Entries shown:
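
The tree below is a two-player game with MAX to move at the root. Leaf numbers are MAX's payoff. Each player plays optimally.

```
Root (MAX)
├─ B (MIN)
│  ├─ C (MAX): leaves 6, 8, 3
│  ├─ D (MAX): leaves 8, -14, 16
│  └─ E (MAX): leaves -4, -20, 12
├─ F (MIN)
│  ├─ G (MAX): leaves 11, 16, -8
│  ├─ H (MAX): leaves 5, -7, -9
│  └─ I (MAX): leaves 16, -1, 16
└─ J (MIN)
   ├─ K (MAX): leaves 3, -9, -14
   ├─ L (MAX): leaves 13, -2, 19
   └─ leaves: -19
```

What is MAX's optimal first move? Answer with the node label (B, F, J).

C (MAX): max(6, 8, 3) = 8
D (MAX): max(8, -14, 16) = 16
E (MAX): max(-4, -20, 12) = 12
B (MIN): min(8, 16, 12) = 8
G (MAX): max(11, 16, -8) = 16
H (MAX): max(5, -7, -9) = 5
I (MAX): max(16, -1, 16) = 16
F (MIN): min(16, 5, 16) = 5
K (MAX): max(3, -9, -14) = 3
L (MAX): max(13, -2, 19) = 19
J (MIN): min(3, 19, -19) = -19
Root (MAX): max(8, 5, -19) = 8
MAX picks the child with the highest value: B (value 8).

B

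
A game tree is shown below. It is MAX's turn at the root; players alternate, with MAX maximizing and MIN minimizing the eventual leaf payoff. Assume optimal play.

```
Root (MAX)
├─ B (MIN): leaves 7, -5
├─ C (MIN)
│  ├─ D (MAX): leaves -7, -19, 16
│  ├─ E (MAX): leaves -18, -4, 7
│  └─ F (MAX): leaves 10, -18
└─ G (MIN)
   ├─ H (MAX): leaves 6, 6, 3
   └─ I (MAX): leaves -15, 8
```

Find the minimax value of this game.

B (MIN): min(7, -5) = -5
D (MAX): max(-7, -19, 16) = 16
E (MAX): max(-18, -4, 7) = 7
F (MAX): max(10, -18) = 10
C (MIN): min(16, 7, 10) = 7
H (MAX): max(6, 6, 3) = 6
I (MAX): max(-15, 8) = 8
G (MIN): min(6, 8) = 6
Root (MAX): max(-5, 7, 6) = 7

7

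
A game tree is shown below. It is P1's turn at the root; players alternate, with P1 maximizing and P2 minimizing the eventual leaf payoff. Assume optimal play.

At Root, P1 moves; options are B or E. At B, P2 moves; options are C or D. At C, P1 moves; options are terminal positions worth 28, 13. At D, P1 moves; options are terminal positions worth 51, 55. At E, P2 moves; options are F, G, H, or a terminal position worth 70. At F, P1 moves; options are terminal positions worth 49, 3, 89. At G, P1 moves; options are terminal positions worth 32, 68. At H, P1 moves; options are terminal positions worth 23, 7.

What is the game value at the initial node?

28

C (P1): max(28, 13) = 28
D (P1): max(51, 55) = 55
B (P2): min(28, 55) = 28
F (P1): max(49, 3, 89) = 89
G (P1): max(32, 68) = 68
H (P1): max(23, 7) = 23
E (P2): min(89, 68, 23, 70) = 23
Root (P1): max(28, 23) = 28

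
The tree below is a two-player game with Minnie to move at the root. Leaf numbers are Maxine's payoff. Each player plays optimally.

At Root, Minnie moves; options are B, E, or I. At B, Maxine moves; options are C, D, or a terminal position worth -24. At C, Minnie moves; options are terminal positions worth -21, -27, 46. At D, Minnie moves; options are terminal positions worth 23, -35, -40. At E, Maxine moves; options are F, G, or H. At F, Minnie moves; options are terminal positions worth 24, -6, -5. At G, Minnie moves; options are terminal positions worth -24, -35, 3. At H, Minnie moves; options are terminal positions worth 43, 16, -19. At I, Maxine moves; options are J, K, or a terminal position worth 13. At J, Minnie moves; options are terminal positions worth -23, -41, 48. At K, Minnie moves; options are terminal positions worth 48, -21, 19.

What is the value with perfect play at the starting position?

-24

C (Minnie): min(-21, -27, 46) = -27
D (Minnie): min(23, -35, -40) = -40
B (Maxine): max(-27, -40, -24) = -24
F (Minnie): min(24, -6, -5) = -6
G (Minnie): min(-24, -35, 3) = -35
H (Minnie): min(43, 16, -19) = -19
E (Maxine): max(-6, -35, -19) = -6
J (Minnie): min(-23, -41, 48) = -41
K (Minnie): min(48, -21, 19) = -21
I (Maxine): max(-41, -21, 13) = 13
Root (Minnie): min(-24, -6, 13) = -24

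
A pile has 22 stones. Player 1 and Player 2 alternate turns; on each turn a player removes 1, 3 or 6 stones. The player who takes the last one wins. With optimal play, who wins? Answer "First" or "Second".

Compute winning (W) and losing (L) positions by backward induction:
i:   0  1  2  3  4  5  6  7  8  9 10 11 12 13 14 15 16 17 18 19 20 21 22
     L  W  L  W  L  W  W  W  W  L  W  L  W  L  W  W  W  W  L  W  L  W  L
Position 22 is L, so the second player wins.

Second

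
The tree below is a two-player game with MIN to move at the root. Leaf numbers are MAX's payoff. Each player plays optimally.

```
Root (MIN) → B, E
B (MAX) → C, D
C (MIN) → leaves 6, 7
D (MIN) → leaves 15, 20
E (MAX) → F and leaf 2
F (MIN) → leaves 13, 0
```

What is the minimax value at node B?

C: min(6, 7) = 6
D: min(15, 20) = 15
B: max(6, 15) = 15

15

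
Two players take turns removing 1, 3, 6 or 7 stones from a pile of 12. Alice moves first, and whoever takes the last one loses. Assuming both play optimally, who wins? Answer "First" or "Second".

Mark each pile size as W (mover wins) or L (mover loses):
i:   0  1  2  3  4  5  6  7  8  9 10 11 12
     W  L  W  L  W  L  W  W  W  W  W  W  W
Position 12 is W, so the first player wins.

First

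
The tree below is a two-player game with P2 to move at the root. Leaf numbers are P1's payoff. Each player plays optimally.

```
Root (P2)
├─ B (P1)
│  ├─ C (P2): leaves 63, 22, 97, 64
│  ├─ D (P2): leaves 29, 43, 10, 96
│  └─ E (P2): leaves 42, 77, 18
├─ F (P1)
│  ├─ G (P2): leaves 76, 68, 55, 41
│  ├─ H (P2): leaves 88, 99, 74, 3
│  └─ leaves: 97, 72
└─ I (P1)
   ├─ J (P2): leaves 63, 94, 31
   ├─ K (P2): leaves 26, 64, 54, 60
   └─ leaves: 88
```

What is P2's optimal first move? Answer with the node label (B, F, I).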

Your objective: Pull out all lines from the entries above in which the word "eventual" appears.

Solution to this task:
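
A game tree is shown below. It is MAX's turn at the root; players alternate, with MAX maximizing and MIN minimizing the eventual leaf payoff. Assume optimal play.
A game tree is shown below. It is P1's turn at the root; players alternate, with P1 maximizing and P2 minimizing the eventual leaf payoff. Assume optimal play.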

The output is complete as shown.